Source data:
Segment Open

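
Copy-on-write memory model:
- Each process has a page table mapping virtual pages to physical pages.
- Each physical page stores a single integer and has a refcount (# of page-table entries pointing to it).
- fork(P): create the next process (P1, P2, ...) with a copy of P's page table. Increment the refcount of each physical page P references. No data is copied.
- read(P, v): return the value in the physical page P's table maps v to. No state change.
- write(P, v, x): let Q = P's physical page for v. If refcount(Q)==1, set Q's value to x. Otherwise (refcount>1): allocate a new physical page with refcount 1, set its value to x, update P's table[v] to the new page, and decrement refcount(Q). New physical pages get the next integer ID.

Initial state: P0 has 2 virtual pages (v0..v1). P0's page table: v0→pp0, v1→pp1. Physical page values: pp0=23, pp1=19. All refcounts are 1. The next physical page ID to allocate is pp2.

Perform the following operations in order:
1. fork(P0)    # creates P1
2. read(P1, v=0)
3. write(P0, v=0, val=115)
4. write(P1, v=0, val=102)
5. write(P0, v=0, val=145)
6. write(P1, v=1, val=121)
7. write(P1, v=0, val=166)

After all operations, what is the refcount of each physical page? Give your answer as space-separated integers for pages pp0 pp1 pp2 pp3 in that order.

Answer: 1 1 1 1

Derivation:
Op 1: fork(P0) -> P1. 2 ppages; refcounts: pp0:2 pp1:2
Op 2: read(P1, v0) -> 23. No state change.
Op 3: write(P0, v0, 115). refcount(pp0)=2>1 -> COPY to pp2. 3 ppages; refcounts: pp0:1 pp1:2 pp2:1
Op 4: write(P1, v0, 102). refcount(pp0)=1 -> write in place. 3 ppages; refcounts: pp0:1 pp1:2 pp2:1
Op 5: write(P0, v0, 145). refcount(pp2)=1 -> write in place. 3 ppages; refcounts: pp0:1 pp1:2 pp2:1
Op 6: write(P1, v1, 121). refcount(pp1)=2>1 -> COPY to pp3. 4 ppages; refcounts: pp0:1 pp1:1 pp2:1 pp3:1
Op 7: write(P1, v0, 166). refcount(pp0)=1 -> write in place. 4 ppages; refcounts: pp0:1 pp1:1 pp2:1 pp3:1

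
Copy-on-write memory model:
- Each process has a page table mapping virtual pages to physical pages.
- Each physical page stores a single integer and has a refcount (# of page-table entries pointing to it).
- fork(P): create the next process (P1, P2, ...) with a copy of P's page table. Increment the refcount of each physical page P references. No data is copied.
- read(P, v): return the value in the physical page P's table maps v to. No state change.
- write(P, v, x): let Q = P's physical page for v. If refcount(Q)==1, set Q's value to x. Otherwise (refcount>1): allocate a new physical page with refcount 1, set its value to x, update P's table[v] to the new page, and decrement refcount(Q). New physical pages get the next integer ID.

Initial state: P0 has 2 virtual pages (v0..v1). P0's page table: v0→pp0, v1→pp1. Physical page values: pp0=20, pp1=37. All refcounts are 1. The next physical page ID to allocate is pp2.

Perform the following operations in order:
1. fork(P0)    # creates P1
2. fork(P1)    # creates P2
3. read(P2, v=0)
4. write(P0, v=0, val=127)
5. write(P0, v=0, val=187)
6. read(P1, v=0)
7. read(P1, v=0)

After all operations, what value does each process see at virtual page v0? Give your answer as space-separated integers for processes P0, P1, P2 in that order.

Op 1: fork(P0) -> P1. 2 ppages; refcounts: pp0:2 pp1:2
Op 2: fork(P1) -> P2. 2 ppages; refcounts: pp0:3 pp1:3
Op 3: read(P2, v0) -> 20. No state change.
Op 4: write(P0, v0, 127). refcount(pp0)=3>1 -> COPY to pp2. 3 ppages; refcounts: pp0:2 pp1:3 pp2:1
Op 5: write(P0, v0, 187). refcount(pp2)=1 -> write in place. 3 ppages; refcounts: pp0:2 pp1:3 pp2:1
Op 6: read(P1, v0) -> 20. No state change.
Op 7: read(P1, v0) -> 20. No state change.
P0: v0 -> pp2 = 187
P1: v0 -> pp0 = 20
P2: v0 -> pp0 = 20

Answer: 187 20 20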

Segment Closed

[Task instructions] Keep the wording exact. Give all of the records again.

[Written answer]
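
Copy-on-write memory model:
- Each process has a page table mapping virtual pages to physical pages.
- Each physical page stores a single integer and has a refcount (# of page-table entries pointing to it).
- fork(P): create the next process (P1, P2, ...) with a copy of P's page table. Increment the refcount of each physical page P references. No data is copied.
- read(P, v): return the value in the physical page P's table maps v to. No state change.
- write(P, v, x): let Q = P's physical page for v. If refcount(Q)==1, set Q's value to x. Otherwise (refcount>1): allocate a new physical page with refcount 1, set its value to x, update P's table[v] to the new page, and decrement refcount(Q). New physical pages get the next integer ID.

Initial state: P0 has 2 virtual pages (v0..v1). P0's page table: v0→pp0, v1→pp1. Physical page values: pp0=23, pp1=19. All refcounts are 1. The next physical page ID to allocate is pp2.

Perform the following operations in order:
1. fork(P0)    # creates P1
2. read(P1, v=0)
3. write(P0, v=0, val=115)
4. write(P1, v=0, val=102)
5. write(P0, v=0, val=145)
6. write(P1, v=1, val=121)
7. write(P1, v=0, val=166)

After all operations, what is the refcount of each physical page? Give your answer as space-separated integers for pages pp0 pp1 pp2 pp3 in that order.

Answer: 1 1 1 1

Derivation:
Op 1: fork(P0) -> P1. 2 ppages; refcounts: pp0:2 pp1:2
Op 2: read(P1, v0) -> 23. No state change.
Op 3: write(P0, v0, 115). refcount(pp0)=2>1 -> COPY to pp2. 3 ppages; refcounts: pp0:1 pp1:2 pp2:1
Op 4: write(P1, v0, 102). refcount(pp0)=1 -> write in place. 3 ppages; refcounts: pp0:1 pp1:2 pp2:1
Op 5: write(P0, v0, 145). refcount(pp2)=1 -> write in place. 3 ppages; refcounts: pp0:1 pp1:2 pp2:1
Op 6: write(P1, v1, 121). refcount(pp1)=2>1 -> COPY to pp3. 4 ppages; refcounts: pp0:1 pp1:1 pp2:1 pp3:1
Op 7: write(P1, v0, 166). refcount(pp0)=1 -> write in place. 4 ppages; refcounts: pp0:1 pp1:1 pp2:1 pp3:1

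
Copy-on-write memory model:
- Each process has a page table mapping virtual pages to physical pages.
- Each physical page stores a single integer and has a refcount (# of page-table entries pointing to it).
- fork(P): create the next process (P1, P2, ...) with a copy of P's page table. Increment the refcount of each physical page P references. No data is copied.
- read(P, v): return the value in the physical page P's table maps v to. No state change.
- write(P, v, x): let Q = P's physical page for v. If refcount(Q)==1, set Q's value to x. Otherwise (refcount>1): allocate a new physical page with refcount 1, set its value to x, update P's table[v] to the new page, and decrement refcount(Q). New physical pages get the next integer ID.

Initial state: P0 has 2 virtual pages (v0..v1). P0's page table: v0→pp0, v1→pp1. Physical page values: pp0=20, pp1=37. All refcounts are 1. The next physical page ID to allocate is pp2.

Perform the following operations in order:
1. fork(P0)    # creates P1
2. fork(P1)    # creates P2
3. read(P2, v=0)
4. write(P0, v=0, val=127)
5. write(P0, v=0, val=187)
6. read(P1, v=0)
7. read(P1, v=0)

After all operations, what value does each process see at virtual page v0? Give your answer as space-separated integers for processes P0, P1, P2 in that order.

Op 1: fork(P0) -> P1. 2 ppages; refcounts: pp0:2 pp1:2
Op 2: fork(P1) -> P2. 2 ppages; refcounts: pp0:3 pp1:3
Op 3: read(P2, v0) -> 20. No state change.
Op 4: write(P0, v0, 127). refcount(pp0)=3>1 -> COPY to pp2. 3 ppages; refcounts: pp0:2 pp1:3 pp2:1
Op 5: write(P0, v0, 187). refcount(pp2)=1 -> write in place. 3 ppages; refcounts: pp0:2 pp1:3 pp2:1
Op 6: read(P1, v0) -> 20. No state change.
Op 7: read(P1, v0) -> 20. No state change.
P0: v0 -> pp2 = 187
P1: v0 -> pp0 = 20
P2: v0 -> pp0 = 20

Answer: 187 20 20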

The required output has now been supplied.